▶ TASK DESCRIPTION
Are you able to retype all the records below exactly?
[[ DATA TO USE open ]]
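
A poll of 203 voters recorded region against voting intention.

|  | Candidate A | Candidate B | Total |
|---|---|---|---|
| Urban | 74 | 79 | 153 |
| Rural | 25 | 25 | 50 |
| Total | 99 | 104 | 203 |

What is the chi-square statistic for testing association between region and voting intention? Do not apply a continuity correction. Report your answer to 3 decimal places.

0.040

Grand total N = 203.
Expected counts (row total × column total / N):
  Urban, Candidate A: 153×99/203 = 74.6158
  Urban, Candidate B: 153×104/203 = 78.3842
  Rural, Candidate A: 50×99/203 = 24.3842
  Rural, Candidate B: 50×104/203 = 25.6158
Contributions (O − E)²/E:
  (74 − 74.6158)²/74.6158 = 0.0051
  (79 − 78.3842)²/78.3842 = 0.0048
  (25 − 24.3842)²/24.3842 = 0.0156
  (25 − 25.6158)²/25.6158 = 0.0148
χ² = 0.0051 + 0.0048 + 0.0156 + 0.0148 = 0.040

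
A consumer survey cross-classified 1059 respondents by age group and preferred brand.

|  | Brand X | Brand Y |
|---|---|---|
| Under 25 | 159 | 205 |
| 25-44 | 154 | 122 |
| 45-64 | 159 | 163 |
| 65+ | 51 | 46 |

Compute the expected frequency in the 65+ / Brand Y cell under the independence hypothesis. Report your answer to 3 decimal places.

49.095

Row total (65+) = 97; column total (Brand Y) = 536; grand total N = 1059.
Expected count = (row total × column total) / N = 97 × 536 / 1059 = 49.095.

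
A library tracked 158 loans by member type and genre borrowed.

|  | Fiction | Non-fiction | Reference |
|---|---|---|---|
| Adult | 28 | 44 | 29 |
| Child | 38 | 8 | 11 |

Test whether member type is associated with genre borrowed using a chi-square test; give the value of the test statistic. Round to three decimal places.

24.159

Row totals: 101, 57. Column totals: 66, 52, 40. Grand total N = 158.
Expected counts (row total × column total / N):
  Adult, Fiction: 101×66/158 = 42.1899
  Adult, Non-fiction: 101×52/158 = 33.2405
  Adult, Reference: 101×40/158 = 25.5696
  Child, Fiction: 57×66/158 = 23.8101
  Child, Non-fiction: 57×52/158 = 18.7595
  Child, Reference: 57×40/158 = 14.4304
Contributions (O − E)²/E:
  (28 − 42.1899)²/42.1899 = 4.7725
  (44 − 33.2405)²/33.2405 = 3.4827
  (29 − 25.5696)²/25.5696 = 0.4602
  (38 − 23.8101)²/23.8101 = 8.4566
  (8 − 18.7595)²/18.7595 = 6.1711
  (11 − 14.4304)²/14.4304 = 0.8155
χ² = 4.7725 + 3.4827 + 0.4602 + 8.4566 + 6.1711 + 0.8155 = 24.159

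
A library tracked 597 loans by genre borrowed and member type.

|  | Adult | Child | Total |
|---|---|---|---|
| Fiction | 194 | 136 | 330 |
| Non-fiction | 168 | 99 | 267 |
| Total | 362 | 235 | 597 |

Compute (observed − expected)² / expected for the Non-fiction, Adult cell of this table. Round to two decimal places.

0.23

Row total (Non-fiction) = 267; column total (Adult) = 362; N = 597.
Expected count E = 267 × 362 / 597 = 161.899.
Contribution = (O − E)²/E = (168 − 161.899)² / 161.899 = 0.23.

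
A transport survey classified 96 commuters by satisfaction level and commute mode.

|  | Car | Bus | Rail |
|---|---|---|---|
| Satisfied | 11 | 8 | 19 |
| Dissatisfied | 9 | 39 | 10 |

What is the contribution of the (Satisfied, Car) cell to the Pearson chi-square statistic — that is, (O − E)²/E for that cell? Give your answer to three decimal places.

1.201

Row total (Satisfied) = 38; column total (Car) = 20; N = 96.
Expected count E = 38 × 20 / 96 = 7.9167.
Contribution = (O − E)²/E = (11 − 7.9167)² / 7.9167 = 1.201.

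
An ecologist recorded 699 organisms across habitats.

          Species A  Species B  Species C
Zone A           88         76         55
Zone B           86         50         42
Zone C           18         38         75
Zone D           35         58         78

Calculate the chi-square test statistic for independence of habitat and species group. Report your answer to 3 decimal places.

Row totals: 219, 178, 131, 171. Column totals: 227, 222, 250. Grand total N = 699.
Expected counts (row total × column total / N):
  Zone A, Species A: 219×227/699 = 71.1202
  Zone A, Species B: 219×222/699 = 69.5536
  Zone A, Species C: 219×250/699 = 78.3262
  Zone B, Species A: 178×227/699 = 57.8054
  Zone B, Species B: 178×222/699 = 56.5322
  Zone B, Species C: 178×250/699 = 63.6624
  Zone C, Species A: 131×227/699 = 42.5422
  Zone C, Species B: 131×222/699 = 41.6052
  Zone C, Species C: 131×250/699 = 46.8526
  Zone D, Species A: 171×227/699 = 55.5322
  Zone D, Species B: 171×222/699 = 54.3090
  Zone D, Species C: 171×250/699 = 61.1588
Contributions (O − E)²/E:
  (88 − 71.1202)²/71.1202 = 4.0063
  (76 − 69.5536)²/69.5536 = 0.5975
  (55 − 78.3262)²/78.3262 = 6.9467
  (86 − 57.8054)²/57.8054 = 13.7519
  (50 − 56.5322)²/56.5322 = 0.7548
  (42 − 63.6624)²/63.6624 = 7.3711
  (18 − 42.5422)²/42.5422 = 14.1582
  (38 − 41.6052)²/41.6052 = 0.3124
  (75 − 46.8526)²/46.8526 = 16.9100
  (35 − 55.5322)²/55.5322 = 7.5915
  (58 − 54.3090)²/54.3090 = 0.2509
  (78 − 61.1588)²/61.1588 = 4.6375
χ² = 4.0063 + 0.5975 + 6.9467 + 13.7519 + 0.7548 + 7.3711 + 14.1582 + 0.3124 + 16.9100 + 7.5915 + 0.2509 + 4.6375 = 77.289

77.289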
[[ DATA TO USE closed ]]
▶ EXERCISE RESPONSE
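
A poll of 203 voters recorded region against voting intention.

|  | Candidate A | Candidate B | Total |
|---|---|---|---|
| Urban | 74 | 79 | 153 |
| Rural | 25 | 25 | 50 |
| Total | 99 | 104 | 203 |

What is the chi-square statistic for testing association between region and voting intention? Do not apply a continuity correction. Report your answer to 3 decimal places.

0.040

Grand total N = 203.
Expected counts (row total × column total / N):
  Urban, Candidate A: 153×99/203 = 74.6158
  Urban, Candidate B: 153×104/203 = 78.3842
  Rural, Candidate A: 50×99/203 = 24.3842
  Rural, Candidate B: 50×104/203 = 25.6158
Contributions (O − E)²/E:
  (74 − 74.6158)²/74.6158 = 0.0051
  (79 − 78.3842)²/78.3842 = 0.0048
  (25 − 24.3842)²/24.3842 = 0.0156
  (25 − 25.6158)²/25.6158 = 0.0148
χ² = 0.0051 + 0.0048 + 0.0156 + 0.0148 = 0.040

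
A consumer survey cross-classified 1059 respondents by age group and preferred brand.

|  | Brand X | Brand Y |
|---|---|---|
| Under 25 | 159 | 205 |
| 25-44 | 154 | 122 |
| 45-64 | 159 | 163 |
| 65+ | 51 | 46 |

Compute the expected frequency in the 65+ / Brand Y cell under the independence hypothesis. Report your answer to 3 decimal places.

49.095

Row total (65+) = 97; column total (Brand Y) = 536; grand total N = 1059.
Expected count = (row total × column total) / N = 97 × 536 / 1059 = 49.095.

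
A library tracked 158 loans by member type and genre borrowed.

|  | Fiction | Non-fiction | Reference |
|---|---|---|---|
| Adult | 28 | 44 | 29 |
| Child | 38 | 8 | 11 |

Test whether member type is associated with genre borrowed using a chi-square test; give the value of the test statistic. Round to three decimal places.

24.159

Row totals: 101, 57. Column totals: 66, 52, 40. Grand total N = 158.
Expected counts (row total × column total / N):
  Adult, Fiction: 101×66/158 = 42.1899
  Adult, Non-fiction: 101×52/158 = 33.2405
  Adult, Reference: 101×40/158 = 25.5696
  Child, Fiction: 57×66/158 = 23.8101
  Child, Non-fiction: 57×52/158 = 18.7595
  Child, Reference: 57×40/158 = 14.4304
Contributions (O − E)²/E:
  (28 − 42.1899)²/42.1899 = 4.7725
  (44 − 33.2405)²/33.2405 = 3.4827
  (29 − 25.5696)²/25.5696 = 0.4602
  (38 − 23.8101)²/23.8101 = 8.4566
  (8 − 18.7595)²/18.7595 = 6.1711
  (11 − 14.4304)²/14.4304 = 0.8155
χ² = 4.7725 + 3.4827 + 0.4602 + 8.4566 + 6.1711 + 0.8155 = 24.159

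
A library tracked 597 loans by genre borrowed and member type.

|  | Adult | Child | Total |
|---|---|---|---|
| Fiction | 194 | 136 | 330 |
| Non-fiction | 168 | 99 | 267 |
| Total | 362 | 235 | 597 |

Compute (observed − expected)² / expected for the Non-fiction, Adult cell of this table. Round to two decimal places.

0.23

Row total (Non-fiction) = 267; column total (Adult) = 362; N = 597.
Expected count E = 267 × 362 / 597 = 161.899.
Contribution = (O − E)²/E = (168 − 161.899)² / 161.899 = 0.23.

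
A transport survey classified 96 commuters by satisfaction level and commute mode.

|  | Car | Bus | Rail |
|---|---|---|---|
| Satisfied | 11 | 8 | 19 |
| Dissatisfied | 9 | 39 | 10 |

What is the contribution of the (Satisfied, Car) cell to the Pearson chi-square statistic — that is, (O − E)²/E for that cell? Give your answer to three decimal places.

1.201

Row total (Satisfied) = 38; column total (Car) = 20; N = 96.
Expected count E = 38 × 20 / 96 = 7.9167.
Contribution = (O − E)²/E = (11 − 7.9167)² / 7.9167 = 1.201.

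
An ecologist recorded 699 organisms across habitats.

          Species A  Species B  Species C
Zone A           88         76         55
Zone B           86         50         42
Zone C           18         38         75
Zone D           35         58         78

Calculate the chi-square test statistic for independence of habitat and species group. Report your answer to 3 decimal places.

Row totals: 219, 178, 131, 171. Column totals: 227, 222, 250. Grand total N = 699.
Expected counts (row total × column total / N):
  Zone A, Species A: 219×227/699 = 71.1202
  Zone A, Species B: 219×222/699 = 69.5536
  Zone A, Species C: 219×250/699 = 78.3262
  Zone B, Species A: 178×227/699 = 57.8054
  Zone B, Species B: 178×222/699 = 56.5322
  Zone B, Species C: 178×250/699 = 63.6624
  Zone C, Species A: 131×227/699 = 42.5422
  Zone C, Species B: 131×222/699 = 41.6052
  Zone C, Species C: 131×250/699 = 46.8526
  Zone D, Species A: 171×227/699 = 55.5322
  Zone D, Species B: 171×222/699 = 54.3090
  Zone D, Species C: 171×250/699 = 61.1588
Contributions (O − E)²/E:
  (88 − 71.1202)²/71.1202 = 4.0063
  (76 − 69.5536)²/69.5536 = 0.5975
  (55 − 78.3262)²/78.3262 = 6.9467
  (86 − 57.8054)²/57.8054 = 13.7519
  (50 − 56.5322)²/56.5322 = 0.7548
  (42 − 63.6624)²/63.6624 = 7.3711
  (18 − 42.5422)²/42.5422 = 14.1582
  (38 − 41.6052)²/41.6052 = 0.3124
  (75 − 46.8526)²/46.8526 = 16.9100
  (35 − 55.5322)²/55.5322 = 7.5915
  (58 − 54.3090)²/54.3090 = 0.2509
  (78 − 61.1588)²/61.1588 = 4.6375
χ² = 4.0063 + 0.5975 + 6.9467 + 13.7519 + 0.7548 + 7.3711 + 14.1582 + 0.3124 + 16.9100 + 7.5915 + 0.2509 + 4.6375 = 77.289

77.289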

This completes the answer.